_ABOUT THIS TASK_
Once you reach the end of the data, transcribe all of it exactly.

_MATERIAL SUPPLIED_
"""

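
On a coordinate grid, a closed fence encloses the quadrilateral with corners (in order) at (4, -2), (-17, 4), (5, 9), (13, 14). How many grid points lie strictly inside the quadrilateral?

158

Using the shoelace formula, 2A = |[4·4 − (-17)·(-2)] + [(-17)·9 − 5·4] + [5·14 − 13·9] + [13·(-2) − 4·14]| = 320, so the area is 160.
Along each edge there are gcd(|Δx|,|Δy|)+1 lattice points, so counting each shared vertex once the boundary has gcd(21,6) + gcd(22,5) + gcd(8,5) + gcd(9,16) = 3+1+1+1 = 6.
Pick's theorem gives I = A − B/2 + 1 = 160 − 6/2 + 1 = 158.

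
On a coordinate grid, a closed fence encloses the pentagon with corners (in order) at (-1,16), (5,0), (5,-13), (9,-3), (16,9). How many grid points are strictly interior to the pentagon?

167

By the shoelace formula, twice the signed area is |((-1)·0 − 5·16) + (5·(-13) − 5·0) + (5·(-3) − 9·(-13)) + (9·9 − 16·(-3)) + (16·16 − (-1)·9)| = 351, so the area is 175.5.
The number of boundary lattice points is Σ gcd(|Δx|,|Δy|) = gcd(6,16) + gcd(0,13) + gcd(4,10) + gcd(7,12) + gcd(17,7) = 2+13+2+1+1 = 19.
Pick's theorem gives I = A − B/2 + 1 = 175.5 − 19/2 + 1 = 167.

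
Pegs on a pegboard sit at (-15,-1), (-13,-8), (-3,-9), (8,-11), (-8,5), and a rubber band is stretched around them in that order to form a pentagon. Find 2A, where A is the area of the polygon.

340

Using the shoelace formula, 2A = |((-15)·(-8) − (-13)·(-1)) + ((-13)·(-9) − (-3)·(-8)) + ((-3)·(-11) − 8·(-9)) + (8·5 − (-8)·(-11)) + ((-8)·(-1) − (-15)·5)| = 340, so the area is 170.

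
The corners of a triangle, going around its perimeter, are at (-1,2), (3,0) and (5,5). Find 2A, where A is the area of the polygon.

By the shoelace formula, twice the signed area is |((-1)·0 − 3·2) + (3·5 − 5·0) + (5·2 − (-1)·5)| = 24, so the area is 12.

24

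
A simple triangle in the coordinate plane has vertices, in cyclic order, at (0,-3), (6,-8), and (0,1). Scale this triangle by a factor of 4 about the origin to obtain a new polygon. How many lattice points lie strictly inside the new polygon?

177

By the shoelace formula, twice the signed area is |(0·(-8) − 6·(-3)) + (6·1 − 0·(-8)) + (0·(-3) − 0·1)| = 24, so the area is 12.
Along each edge there are gcd(|Δx|,|Δy|)+1 lattice points, so counting each shared vertex once the boundary has gcd(6,5) + gcd(6,9) + gcd(0,4) = 1+3+4 = 8.
Scaling by 4 multiplies the area by 4² = 16 (so the new area is 192) and multiplies the boundary lattice-point count by 4, giving 32.
By Pick's theorem, the interior count of the dilated polygon is 192 − 32/2 + 1 = 177.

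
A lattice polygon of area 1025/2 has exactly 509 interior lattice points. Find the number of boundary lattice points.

9

Pick's theorem gives A = I + B/2 − 1, so B = 2(A − I + 1) = 2(1025/2 − 509 + 1) = 9.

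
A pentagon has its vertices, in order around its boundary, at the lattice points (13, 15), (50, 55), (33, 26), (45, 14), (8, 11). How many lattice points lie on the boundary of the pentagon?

16

The number of boundary lattice points is Σ gcd(|Δx|,|Δy|) = gcd(37,40) + gcd(17,29) + gcd(12,12) + gcd(37,3) + gcd(5,4) = 1+1+12+1+1 = 16.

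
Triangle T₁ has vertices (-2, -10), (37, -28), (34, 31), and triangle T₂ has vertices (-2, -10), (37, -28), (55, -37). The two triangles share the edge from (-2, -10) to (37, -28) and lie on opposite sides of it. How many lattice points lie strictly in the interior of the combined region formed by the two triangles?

The union is the simple quadrilateral with vertices (-2, -10), (34, 31), (37, -28), (55, -37) in order.
The shoelace formula gives twice the area as |((-2)·31 − 34·(-10)) + (34·(-28) − 37·31) + (37·(-37) − 55·(-28)) + (55·(-10) − (-2)·(-37))| = 2274, so the area is 1137.
The number of boundary lattice points is Σ gcd(|Δx|,|Δy|) = gcd(36,41) + gcd(3,59) + gcd(18,9) + gcd(57,27) = 1+1+9+3 = 14.
By Pick's theorem I = A − B/2 + 1 = 1137 − 14/2 + 1 = 1131.

1131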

"""

_OUTPUT FOR THIS EXERCISE_
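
On a coordinate grid, a closed fence encloses the quadrilateral with corners (in order) at (4, -2), (-17, 4), (5, 9), (13, 14). How many grid points lie strictly inside the quadrilateral?

158

Using the shoelace formula, 2A = |[4·4 − (-17)·(-2)] + [(-17)·9 − 5·4] + [5·14 − 13·9] + [13·(-2) − 4·14]| = 320, so the area is 160.
Along each edge there are gcd(|Δx|,|Δy|)+1 lattice points, so counting each shared vertex once the boundary has gcd(21,6) + gcd(22,5) + gcd(8,5) + gcd(9,16) = 3+1+1+1 = 6.
Pick's theorem gives I = A − B/2 + 1 = 160 − 6/2 + 1 = 158.

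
On a coordinate grid, a closed fence encloses the pentagon with corners (in order) at (-1,16), (5,0), (5,-13), (9,-3), (16,9). How many grid points are strictly interior to the pentagon?

167

By the shoelace formula, twice the signed area is |((-1)·0 − 5·16) + (5·(-13) − 5·0) + (5·(-3) − 9·(-13)) + (9·9 − 16·(-3)) + (16·16 − (-1)·9)| = 351, so the area is 175.5.
The number of boundary lattice points is Σ gcd(|Δx|,|Δy|) = gcd(6,16) + gcd(0,13) + gcd(4,10) + gcd(7,12) + gcd(17,7) = 2+13+2+1+1 = 19.
Pick's theorem gives I = A − B/2 + 1 = 175.5 − 19/2 + 1 = 167.

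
Pegs on a pegboard sit at (-15,-1), (-13,-8), (-3,-9), (8,-11), (-8,5), and a rubber band is stretched around them in that order to form a pentagon. Find 2A, where A is the area of the polygon.

340

Using the shoelace formula, 2A = |((-15)·(-8) − (-13)·(-1)) + ((-13)·(-9) − (-3)·(-8)) + ((-3)·(-11) − 8·(-9)) + (8·5 − (-8)·(-11)) + ((-8)·(-1) − (-15)·5)| = 340, so the area is 170.

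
The corners of a triangle, going around its perimeter, are at (-1,2), (3,0) and (5,5). Find 2A, where A is the area of the polygon.

By the shoelace formula, twice the signed area is |((-1)·0 − 3·2) + (3·5 − 5·0) + (5·2 − (-1)·5)| = 24, so the area is 12.

24

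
A simple triangle in the coordinate plane has vertices, in cyclic order, at (0,-3), (6,-8), and (0,1). Scale this triangle by a factor of 4 about the origin to obtain a new polygon. How many lattice points lie strictly inside the new polygon?

177

By the shoelace formula, twice the signed area is |(0·(-8) − 6·(-3)) + (6·1 − 0·(-8)) + (0·(-3) − 0·1)| = 24, so the area is 12.
Along each edge there are gcd(|Δx|,|Δy|)+1 lattice points, so counting each shared vertex once the boundary has gcd(6,5) + gcd(6,9) + gcd(0,4) = 1+3+4 = 8.
Scaling by 4 multiplies the area by 4² = 16 (so the new area is 192) and multiplies the boundary lattice-point count by 4, giving 32.
By Pick's theorem, the interior count of the dilated polygon is 192 − 32/2 + 1 = 177.

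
A lattice polygon of area 1025/2 has exactly 509 interior lattice points. Find the number of boundary lattice points.

9

Pick's theorem gives A = I + B/2 − 1, so B = 2(A − I + 1) = 2(1025/2 − 509 + 1) = 9.

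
A pentagon has its vertices, in order around its boundary, at the lattice points (13, 15), (50, 55), (33, 26), (45, 14), (8, 11). How many lattice points lie on the boundary of the pentagon?

16

The number of boundary lattice points is Σ gcd(|Δx|,|Δy|) = gcd(37,40) + gcd(17,29) + gcd(12,12) + gcd(37,3) + gcd(5,4) = 1+1+12+1+1 = 16.

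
Triangle T₁ has vertices (-2, -10), (37, -28), (34, 31), and triangle T₂ has vertices (-2, -10), (37, -28), (55, -37). The two triangles share the edge from (-2, -10) to (37, -28) and lie on opposite sides of it. How many lattice points lie strictly in the interior of the combined region formed by the two triangles?

The union is the simple quadrilateral with vertices (-2, -10), (34, 31), (37, -28), (55, -37) in order.
The shoelace formula gives twice the area as |((-2)·31 − 34·(-10)) + (34·(-28) − 37·31) + (37·(-37) − 55·(-28)) + (55·(-10) − (-2)·(-37))| = 2274, so the area is 1137.
The number of boundary lattice points is Σ gcd(|Δx|,|Δy|) = gcd(36,41) + gcd(3,59) + gcd(18,9) + gcd(57,27) = 1+1+9+3 = 14.
By Pick's theorem I = A − B/2 + 1 = 1137 − 14/2 + 1 = 1131.

1131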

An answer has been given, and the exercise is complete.